Aim of the exercise →
Print the first line of the data below and every one after it, through the line containing "Analysis: Constant propagation", exactly as written.

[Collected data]
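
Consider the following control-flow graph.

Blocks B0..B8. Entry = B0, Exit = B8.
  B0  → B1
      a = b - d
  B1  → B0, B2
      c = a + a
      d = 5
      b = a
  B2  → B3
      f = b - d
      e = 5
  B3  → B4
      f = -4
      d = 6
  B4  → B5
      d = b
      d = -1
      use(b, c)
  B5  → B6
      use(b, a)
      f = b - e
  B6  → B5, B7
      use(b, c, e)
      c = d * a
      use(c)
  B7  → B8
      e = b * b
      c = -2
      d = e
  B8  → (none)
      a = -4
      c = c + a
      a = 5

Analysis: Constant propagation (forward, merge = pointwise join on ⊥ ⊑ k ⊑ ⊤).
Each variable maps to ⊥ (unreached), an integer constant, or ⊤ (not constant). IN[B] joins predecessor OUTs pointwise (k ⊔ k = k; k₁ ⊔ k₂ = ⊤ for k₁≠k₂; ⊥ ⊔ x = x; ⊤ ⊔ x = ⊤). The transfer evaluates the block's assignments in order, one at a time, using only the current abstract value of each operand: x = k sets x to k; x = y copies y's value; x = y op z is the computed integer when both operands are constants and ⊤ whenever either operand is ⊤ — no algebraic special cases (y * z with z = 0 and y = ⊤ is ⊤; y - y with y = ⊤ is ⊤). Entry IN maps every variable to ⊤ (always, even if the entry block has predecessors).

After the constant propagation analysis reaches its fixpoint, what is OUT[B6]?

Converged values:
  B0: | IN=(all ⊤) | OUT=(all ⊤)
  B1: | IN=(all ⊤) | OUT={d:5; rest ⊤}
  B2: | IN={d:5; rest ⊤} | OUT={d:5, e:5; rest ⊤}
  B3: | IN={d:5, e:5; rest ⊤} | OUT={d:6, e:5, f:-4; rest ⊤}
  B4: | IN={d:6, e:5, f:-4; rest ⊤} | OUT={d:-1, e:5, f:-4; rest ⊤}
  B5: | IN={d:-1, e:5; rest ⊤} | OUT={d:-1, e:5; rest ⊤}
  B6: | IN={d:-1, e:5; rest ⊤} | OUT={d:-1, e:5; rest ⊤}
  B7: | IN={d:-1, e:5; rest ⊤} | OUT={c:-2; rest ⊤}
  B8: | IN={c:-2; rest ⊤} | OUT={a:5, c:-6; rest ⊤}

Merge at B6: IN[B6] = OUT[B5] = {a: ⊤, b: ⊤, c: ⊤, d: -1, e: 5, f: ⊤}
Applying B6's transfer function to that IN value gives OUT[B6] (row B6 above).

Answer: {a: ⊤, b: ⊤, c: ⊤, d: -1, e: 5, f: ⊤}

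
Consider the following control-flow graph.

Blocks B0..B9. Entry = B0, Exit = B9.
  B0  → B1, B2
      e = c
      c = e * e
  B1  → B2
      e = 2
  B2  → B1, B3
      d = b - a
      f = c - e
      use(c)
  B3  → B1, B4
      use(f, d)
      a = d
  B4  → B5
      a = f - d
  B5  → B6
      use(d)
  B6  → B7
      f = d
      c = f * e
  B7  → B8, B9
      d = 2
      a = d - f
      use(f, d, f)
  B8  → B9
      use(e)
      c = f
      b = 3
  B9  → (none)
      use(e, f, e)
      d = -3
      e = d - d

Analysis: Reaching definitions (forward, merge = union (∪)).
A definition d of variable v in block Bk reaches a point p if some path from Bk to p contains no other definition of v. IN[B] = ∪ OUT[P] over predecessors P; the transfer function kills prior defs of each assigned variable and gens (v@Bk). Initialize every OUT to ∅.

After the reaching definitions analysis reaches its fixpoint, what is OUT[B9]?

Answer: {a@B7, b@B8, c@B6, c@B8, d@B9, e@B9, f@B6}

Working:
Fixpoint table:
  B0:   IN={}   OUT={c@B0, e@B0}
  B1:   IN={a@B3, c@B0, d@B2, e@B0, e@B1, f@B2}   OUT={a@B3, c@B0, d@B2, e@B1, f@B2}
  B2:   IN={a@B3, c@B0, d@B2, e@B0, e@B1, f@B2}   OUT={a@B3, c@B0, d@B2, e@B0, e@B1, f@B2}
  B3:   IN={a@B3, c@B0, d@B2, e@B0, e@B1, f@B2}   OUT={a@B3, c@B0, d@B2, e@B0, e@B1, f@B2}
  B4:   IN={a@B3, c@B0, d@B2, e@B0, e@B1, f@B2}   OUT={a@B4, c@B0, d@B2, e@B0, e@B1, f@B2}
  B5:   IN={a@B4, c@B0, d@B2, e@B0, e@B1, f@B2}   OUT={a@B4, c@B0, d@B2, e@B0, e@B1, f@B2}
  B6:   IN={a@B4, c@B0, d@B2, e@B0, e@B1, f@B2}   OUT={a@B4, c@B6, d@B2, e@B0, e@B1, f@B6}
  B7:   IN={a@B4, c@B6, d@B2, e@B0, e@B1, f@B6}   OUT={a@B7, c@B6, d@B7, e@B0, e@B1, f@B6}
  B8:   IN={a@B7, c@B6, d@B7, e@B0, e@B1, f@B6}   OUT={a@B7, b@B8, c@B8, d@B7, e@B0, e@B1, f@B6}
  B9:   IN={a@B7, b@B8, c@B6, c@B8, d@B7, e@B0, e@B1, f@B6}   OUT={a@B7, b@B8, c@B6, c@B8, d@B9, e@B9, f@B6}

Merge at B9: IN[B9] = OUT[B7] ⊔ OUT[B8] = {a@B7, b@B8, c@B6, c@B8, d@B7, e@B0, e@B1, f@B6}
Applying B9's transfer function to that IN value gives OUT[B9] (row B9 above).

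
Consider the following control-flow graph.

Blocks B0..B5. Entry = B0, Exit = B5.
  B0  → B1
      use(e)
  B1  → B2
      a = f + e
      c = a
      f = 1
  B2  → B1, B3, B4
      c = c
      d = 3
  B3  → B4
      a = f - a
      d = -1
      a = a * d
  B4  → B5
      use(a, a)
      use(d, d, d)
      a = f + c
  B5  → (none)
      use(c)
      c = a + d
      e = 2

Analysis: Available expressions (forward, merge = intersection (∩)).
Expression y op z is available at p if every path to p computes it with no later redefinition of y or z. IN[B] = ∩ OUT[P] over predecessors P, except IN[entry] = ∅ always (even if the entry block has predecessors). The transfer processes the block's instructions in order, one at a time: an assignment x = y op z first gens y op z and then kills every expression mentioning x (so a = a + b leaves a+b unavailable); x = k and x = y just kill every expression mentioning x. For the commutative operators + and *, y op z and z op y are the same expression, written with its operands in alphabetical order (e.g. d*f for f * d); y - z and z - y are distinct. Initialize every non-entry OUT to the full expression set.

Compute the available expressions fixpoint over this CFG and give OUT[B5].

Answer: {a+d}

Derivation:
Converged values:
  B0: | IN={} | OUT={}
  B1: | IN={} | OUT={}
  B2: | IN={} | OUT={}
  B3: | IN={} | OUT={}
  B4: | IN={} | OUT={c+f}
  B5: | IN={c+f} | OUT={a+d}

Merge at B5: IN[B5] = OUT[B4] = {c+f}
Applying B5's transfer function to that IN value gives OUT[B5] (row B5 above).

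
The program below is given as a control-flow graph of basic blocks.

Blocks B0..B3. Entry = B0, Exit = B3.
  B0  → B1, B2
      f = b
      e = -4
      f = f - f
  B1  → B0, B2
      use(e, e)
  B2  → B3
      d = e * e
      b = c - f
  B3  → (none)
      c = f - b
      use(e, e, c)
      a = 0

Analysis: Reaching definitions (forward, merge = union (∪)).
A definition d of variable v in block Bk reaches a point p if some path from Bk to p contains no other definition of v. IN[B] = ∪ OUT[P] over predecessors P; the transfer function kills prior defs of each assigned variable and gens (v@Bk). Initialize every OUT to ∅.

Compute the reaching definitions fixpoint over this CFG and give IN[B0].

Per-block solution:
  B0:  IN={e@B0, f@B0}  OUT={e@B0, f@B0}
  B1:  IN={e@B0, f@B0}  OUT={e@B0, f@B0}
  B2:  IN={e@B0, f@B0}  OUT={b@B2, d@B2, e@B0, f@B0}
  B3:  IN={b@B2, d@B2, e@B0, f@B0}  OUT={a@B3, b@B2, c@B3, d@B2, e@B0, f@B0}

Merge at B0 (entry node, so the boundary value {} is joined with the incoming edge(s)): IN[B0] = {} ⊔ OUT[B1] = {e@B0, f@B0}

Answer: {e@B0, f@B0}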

Exercise output →
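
Consider the following control-flow graph.

Blocks B0..B8. Entry = B0, Exit = B8.
  B0  → B1
      a = b - d
  B1  → B0, B2
      c = a + a
      d = 5
      b = a
  B2  → B3
      f = b - d
      e = 5
  B3  → B4
      f = -4
      d = 6
  B4  → B5
      d = b
      d = -1
      use(b, c)
  B5  → B6
      use(b, a)
      f = b - e
  B6  → B5, B7
      use(b, c, e)
      c = d * a
      use(c)
  B7  → B8
      e = b * b
      c = -2
      d = e
  B8  → (none)
      a = -4
      c = c + a
      a = 5

Analysis: Constant propagation (forward, merge = pointwise join on ⊥ ⊑ k ⊑ ⊤).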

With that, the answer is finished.